For the entries below, print exactly the lines between the line holding "S1: a→S4, b→S3" and the line holding "q6 --q--> q2", inclusive, and nothing else.

━━━ MATERIAL FOR THE TASK

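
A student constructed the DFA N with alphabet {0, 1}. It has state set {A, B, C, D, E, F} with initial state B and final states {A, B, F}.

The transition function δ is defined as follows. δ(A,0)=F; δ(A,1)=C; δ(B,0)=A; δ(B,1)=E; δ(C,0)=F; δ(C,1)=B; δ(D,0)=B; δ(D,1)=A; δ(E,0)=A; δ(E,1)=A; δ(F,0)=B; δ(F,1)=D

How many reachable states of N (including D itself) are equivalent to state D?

3

All states are reachable from the start state.
Start with accepting vs non-accepting: {A,B,F} | {C,D,E}.
Stable partition: {A,B,F} | {C,D,E} — 2 equivalence classes.
State D belongs to the block {C,D,E}, which has 3 states.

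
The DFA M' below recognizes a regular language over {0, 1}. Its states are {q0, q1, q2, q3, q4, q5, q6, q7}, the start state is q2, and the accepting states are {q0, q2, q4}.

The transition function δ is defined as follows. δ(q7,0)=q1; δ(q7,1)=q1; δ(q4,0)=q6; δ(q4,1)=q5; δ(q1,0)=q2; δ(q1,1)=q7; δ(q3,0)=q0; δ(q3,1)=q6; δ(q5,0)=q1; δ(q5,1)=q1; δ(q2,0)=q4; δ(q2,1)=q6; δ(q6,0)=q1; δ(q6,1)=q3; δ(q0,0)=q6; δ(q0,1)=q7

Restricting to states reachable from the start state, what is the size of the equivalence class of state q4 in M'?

2

Start with accepting vs non-accepting: {q0,q2,q4} | {q1,q3,q5,q6,q7}.
On input 0, block {q0,q2,q4} splits into {q0,q4} and {q2}.
Refine {q1,q3,q5,q6,q7} on symbol 0: members go to different blocks, giving {q5,q6,q7} and {q1} and {q3}.
Split {q5,q6,q7} by δ(·,1) → {q5,q7} and {q6}.
The partition is now stable with 6 blocks: {q0,q4} | {q5,q7} | {q2} | {q1} | {q3} | {q6}.
The equivalence class containing q4 is {q0,q4}, of size 2.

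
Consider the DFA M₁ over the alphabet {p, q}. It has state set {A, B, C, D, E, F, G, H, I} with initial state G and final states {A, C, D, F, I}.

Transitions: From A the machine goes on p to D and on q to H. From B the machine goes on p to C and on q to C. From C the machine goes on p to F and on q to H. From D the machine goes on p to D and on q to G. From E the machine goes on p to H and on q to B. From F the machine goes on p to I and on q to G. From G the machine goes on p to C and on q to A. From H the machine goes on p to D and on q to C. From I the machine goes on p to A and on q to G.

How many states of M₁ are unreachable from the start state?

2

Starting at G and following transitions, the reachable set is {A, C, D, F, G, H, I}. That leaves B, E unreachable — 2 in total.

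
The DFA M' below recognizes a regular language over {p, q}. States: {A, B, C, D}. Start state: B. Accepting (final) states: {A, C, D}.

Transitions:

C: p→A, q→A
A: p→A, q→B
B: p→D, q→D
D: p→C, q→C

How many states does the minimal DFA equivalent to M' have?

4

Initial partition by acceptance: {A,C,D} | {B}.
Split {A,C,D} by δ(·,q) → {C,D} and {A}.
Refine {C,D} on symbol p: members go to different blocks, giving {C} and {D}.
No further refinement is possible. Final partition (4 blocks): {C} | {B} | {A} | {D}.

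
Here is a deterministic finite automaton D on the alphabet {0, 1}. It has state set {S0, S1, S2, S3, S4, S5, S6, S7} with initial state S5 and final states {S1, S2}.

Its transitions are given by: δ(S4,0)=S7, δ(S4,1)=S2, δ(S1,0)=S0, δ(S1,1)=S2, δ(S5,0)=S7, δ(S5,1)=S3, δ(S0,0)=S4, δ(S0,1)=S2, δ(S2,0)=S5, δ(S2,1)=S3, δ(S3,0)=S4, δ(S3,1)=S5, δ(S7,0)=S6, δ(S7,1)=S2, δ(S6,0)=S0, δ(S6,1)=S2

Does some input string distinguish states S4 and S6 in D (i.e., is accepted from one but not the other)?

Reachable states from the start: {S0,S2,S3,S4,S5,S6,S7}. Unreachable: {S1} — drop them.
Initial partition by acceptance: {S2} | {S0,S3,S4,S5,S6,S7}.
On input 1, block {S0,S3,S4,S5,S6,S7} splits into {S0,S4,S6,S7} and {S3,S5}.
Stable partition: {S2} | {S0,S4,S6,S7} | {S3,S5} — 3 equivalence classes.
S4 and S6 lie in the same block of the stable partition, so they are equivalent — no string distinguishes them.

No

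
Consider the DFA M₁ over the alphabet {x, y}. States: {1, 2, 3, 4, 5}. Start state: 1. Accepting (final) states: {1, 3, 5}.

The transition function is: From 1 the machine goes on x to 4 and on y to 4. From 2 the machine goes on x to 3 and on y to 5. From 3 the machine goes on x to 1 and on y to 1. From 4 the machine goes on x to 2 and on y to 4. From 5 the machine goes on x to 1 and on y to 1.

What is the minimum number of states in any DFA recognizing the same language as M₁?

4

Start with accepting vs non-accepting: {1,3,5} | {2,4}.
Refine {1,3,5} on symbol x: members go to different blocks, giving {3,5} and {1}.
On input x, block {2,4} splits into {2} and {4}.
No further refinement is possible. Final partition (4 blocks): {3,5} | {2} | {1} | {4}.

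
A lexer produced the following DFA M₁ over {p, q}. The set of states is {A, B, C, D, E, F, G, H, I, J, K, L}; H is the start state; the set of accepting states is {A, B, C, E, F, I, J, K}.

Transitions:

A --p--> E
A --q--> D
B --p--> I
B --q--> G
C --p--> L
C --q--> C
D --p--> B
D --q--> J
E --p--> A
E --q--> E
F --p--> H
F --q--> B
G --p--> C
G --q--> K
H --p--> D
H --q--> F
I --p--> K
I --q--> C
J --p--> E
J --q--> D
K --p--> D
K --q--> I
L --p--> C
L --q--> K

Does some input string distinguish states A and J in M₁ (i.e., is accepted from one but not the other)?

P0 = {A,B,C,E,F,I,J,K} | {D,G,H,L}.
Refine {A,B,C,E,F,I,J,K} on symbol p: members go to different blocks, giving {A,B,E,I,J} and {C,F,K}.
On input p, block {A,B,E,I,J} splits into {A,B,E,J} and {I}.
Refine {A,B,E,J} on symbol p: members go to different blocks, giving {A,E,J} and {B}.
Split {A,E,J} by δ(·,q) → {A,J} and {E}.
Split {D,G,H,L} by δ(·,p) → {G,L} and {D} and {H}.
Split {C,F,K} by δ(·,p) → {C} and {F} and {K}.
No further refinement is possible. Final partition (10 blocks): {A,J} | {G,L} | {C} | {I} | {B} | {E} | {D} | {H} | {F} | {K}.
A and J lie in the same block of the stable partition, so they are equivalent — no string distinguishes them.

No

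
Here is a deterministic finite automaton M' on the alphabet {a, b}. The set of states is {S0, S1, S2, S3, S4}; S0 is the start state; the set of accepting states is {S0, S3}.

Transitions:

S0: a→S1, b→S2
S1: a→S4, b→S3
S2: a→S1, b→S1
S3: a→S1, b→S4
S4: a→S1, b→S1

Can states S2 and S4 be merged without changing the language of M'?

Yes

All states are reachable from the start state.
P0 = {S0,S3} | {S1,S2,S4}.
On input b, block {S1,S2,S4} splits into {S2,S4} and {S1}.
No further refinement is possible. Final partition (3 blocks): {S0,S3} | {S2,S4} | {S1}.
S2 and S4 lie in the same block of the stable partition, so they are equivalent — no string distinguishes them.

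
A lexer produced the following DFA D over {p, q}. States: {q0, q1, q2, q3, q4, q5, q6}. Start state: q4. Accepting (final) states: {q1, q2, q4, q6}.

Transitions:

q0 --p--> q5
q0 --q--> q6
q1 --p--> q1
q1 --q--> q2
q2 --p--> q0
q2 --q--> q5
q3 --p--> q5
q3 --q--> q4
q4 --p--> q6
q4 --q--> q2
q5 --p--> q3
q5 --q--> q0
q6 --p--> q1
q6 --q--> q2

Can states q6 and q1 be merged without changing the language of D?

Yes

All states are reachable from the start state.
Start with accepting vs non-accepting: {q1,q2,q4,q6} | {q0,q3,q5}.
On input p, block {q1,q2,q4,q6} splits into {q1,q4,q6} and {q2}.
Refine {q0,q3,q5} on symbol q: members go to different blocks, giving {q0,q3} and {q5}.
Stable partition: {q1,q4,q6} | {q0,q3} | {q2} | {q5} — 4 equivalence classes.
q6 and q1 lie in the same block of the stable partition, so they are equivalent — no string distinguishes them.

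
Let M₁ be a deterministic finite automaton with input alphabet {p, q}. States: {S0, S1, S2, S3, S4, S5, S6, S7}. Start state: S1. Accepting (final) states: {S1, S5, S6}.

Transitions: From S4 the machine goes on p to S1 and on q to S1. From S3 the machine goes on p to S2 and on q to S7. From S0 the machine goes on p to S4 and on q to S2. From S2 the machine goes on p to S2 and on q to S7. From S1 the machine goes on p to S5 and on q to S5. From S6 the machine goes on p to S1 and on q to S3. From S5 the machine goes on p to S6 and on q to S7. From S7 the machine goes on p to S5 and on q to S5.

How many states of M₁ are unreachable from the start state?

BFS from S1 reaches {S1, S2, S3, S5, S6, S7}; the 2 state(s) S0, S4 are never visited.

2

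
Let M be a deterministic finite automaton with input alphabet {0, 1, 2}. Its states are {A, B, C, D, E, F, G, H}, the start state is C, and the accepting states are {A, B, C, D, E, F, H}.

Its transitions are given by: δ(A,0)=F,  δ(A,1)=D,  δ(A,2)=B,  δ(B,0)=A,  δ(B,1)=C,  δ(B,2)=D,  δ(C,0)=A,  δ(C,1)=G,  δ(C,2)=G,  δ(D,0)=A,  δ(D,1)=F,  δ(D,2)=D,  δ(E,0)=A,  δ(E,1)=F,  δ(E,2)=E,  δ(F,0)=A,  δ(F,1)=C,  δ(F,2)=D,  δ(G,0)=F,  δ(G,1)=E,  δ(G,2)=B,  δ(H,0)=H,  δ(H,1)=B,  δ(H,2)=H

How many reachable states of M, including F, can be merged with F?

Reachable states from the start: {A,B,C,D,E,F,G}. Unreachable: {H} — drop them.
P0 = {A,B,C,D,E,F} | {G}.
On input 1, block {A,B,C,D,E,F} splits into {A,B,D,E,F} and {C}.
On input 1, block {A,B,D,E,F} splits into {A,D,E} and {B,F}.
On input 0, block {A,D,E} splits into {D,E} and {A}.
No further refinement is possible. Final partition (5 blocks): {D,E} | {G} | {C} | {B,F} | {A}.
State F belongs to the block {B,F}, which has 2 states.

2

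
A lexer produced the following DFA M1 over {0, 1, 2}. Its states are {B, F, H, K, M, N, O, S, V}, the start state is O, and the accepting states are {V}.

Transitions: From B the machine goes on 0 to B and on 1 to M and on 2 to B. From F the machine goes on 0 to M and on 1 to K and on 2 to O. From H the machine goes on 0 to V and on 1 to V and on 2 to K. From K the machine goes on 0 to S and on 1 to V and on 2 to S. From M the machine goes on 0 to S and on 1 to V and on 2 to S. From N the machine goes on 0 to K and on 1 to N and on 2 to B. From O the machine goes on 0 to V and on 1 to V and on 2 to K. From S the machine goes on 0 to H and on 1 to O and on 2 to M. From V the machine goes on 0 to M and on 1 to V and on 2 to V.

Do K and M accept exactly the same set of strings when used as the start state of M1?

Yes

States {B,F,N} cannot be reached from the start state, so discard them.
Initial partition by acceptance: {V} | {H,K,M,O,S}.
On input 0, block {H,K,M,O,S} splits into {K,M,S} and {H,O}.
Refine {K,M,S} on symbol 0: members go to different blocks, giving {K,M} and {S}.
No further refinement is possible. Final partition (4 blocks): {V} | {K,M} | {H,O} | {S}.
K and M lie in the same block of the stable partition, so they are equivalent — no string distinguishes them.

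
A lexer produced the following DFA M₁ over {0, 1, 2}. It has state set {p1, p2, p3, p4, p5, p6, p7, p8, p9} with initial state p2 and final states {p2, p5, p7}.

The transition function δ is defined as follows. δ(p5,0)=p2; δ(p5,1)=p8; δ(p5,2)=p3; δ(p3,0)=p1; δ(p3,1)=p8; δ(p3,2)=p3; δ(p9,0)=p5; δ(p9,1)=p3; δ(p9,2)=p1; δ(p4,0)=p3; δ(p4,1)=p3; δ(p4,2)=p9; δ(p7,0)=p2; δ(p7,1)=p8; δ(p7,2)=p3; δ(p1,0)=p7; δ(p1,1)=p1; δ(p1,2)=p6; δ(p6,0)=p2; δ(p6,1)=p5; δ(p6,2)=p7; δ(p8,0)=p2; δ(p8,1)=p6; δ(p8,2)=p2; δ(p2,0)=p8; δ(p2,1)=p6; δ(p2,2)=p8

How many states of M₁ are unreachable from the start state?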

━━━━━━

## RESULT OF THE EXERCISE:
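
S1: a→S4, b→S3
S2: a→S1, b→S1
S3: a→S1, b→S4
S4: a→S1, b→S1

Can states S2 and S4 be merged without changing the language of M'?

Yes

All states are reachable from the start state.
P0 = {S0,S3} | {S1,S2,S4}.
On input b, block {S1,S2,S4} splits into {S2,S4} and {S1}.
No further refinement is possible. Final partition (3 blocks): {S0,S3} | {S2,S4} | {S1}.
S2 and S4 lie in the same block of the stable partition, so they are equivalent — no string distinguishes them.

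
A lexer produced the following DFA D over {p, q}. States: {q0, q1, q2, q3, q4, q5, q6}. Start state: q4. Accepting (final) states: {q1, q2, q4, q6}.

Transitions:

q0 --p--> q5
q0 --q--> q6
q1 --p--> q1
q1 --q--> q2
q2 --p--> q0
q2 --q--> q5
q3 --p--> q5
q3 --q--> q4
q4 --p--> q6
q4 --q--> q2
q5 --p--> q3
q5 --q--> q0
q6 --p--> q1
q6 --q--> q2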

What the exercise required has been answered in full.